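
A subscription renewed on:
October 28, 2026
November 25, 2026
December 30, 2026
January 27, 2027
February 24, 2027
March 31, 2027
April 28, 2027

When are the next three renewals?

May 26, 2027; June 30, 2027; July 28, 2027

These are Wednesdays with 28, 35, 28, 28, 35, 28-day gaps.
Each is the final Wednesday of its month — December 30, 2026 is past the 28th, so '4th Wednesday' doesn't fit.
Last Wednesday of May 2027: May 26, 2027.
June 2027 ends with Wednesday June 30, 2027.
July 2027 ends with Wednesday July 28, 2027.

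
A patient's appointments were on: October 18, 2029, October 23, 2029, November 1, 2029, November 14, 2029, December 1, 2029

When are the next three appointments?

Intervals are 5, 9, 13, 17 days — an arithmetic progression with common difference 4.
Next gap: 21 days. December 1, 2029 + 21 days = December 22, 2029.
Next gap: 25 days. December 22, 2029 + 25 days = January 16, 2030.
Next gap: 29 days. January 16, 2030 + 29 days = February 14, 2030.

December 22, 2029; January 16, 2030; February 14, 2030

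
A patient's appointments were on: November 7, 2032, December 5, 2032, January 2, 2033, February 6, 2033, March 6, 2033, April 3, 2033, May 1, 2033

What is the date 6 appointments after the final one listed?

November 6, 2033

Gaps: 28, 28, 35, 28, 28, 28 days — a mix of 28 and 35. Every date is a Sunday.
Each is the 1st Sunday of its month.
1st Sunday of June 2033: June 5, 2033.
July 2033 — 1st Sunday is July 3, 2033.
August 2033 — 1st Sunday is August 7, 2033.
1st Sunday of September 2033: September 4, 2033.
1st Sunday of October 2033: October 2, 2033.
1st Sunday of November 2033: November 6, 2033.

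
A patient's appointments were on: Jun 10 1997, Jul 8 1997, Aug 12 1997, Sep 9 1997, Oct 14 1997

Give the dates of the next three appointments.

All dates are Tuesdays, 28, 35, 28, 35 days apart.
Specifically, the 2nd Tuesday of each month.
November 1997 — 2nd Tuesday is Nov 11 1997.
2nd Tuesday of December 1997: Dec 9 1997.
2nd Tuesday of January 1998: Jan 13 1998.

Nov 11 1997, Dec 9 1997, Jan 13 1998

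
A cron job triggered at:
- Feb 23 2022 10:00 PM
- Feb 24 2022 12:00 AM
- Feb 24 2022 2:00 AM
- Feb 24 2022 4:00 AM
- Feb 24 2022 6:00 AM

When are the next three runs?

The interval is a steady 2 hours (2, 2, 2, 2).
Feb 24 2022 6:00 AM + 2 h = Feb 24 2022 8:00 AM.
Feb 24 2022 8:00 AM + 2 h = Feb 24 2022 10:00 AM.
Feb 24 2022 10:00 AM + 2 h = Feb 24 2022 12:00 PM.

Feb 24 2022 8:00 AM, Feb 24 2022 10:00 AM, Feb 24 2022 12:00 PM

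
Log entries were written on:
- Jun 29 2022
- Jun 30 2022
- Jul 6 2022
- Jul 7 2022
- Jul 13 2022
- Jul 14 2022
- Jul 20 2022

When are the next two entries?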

The task –
The expected output is one number: how many lines of the data above hold the string "April".

Response box –
2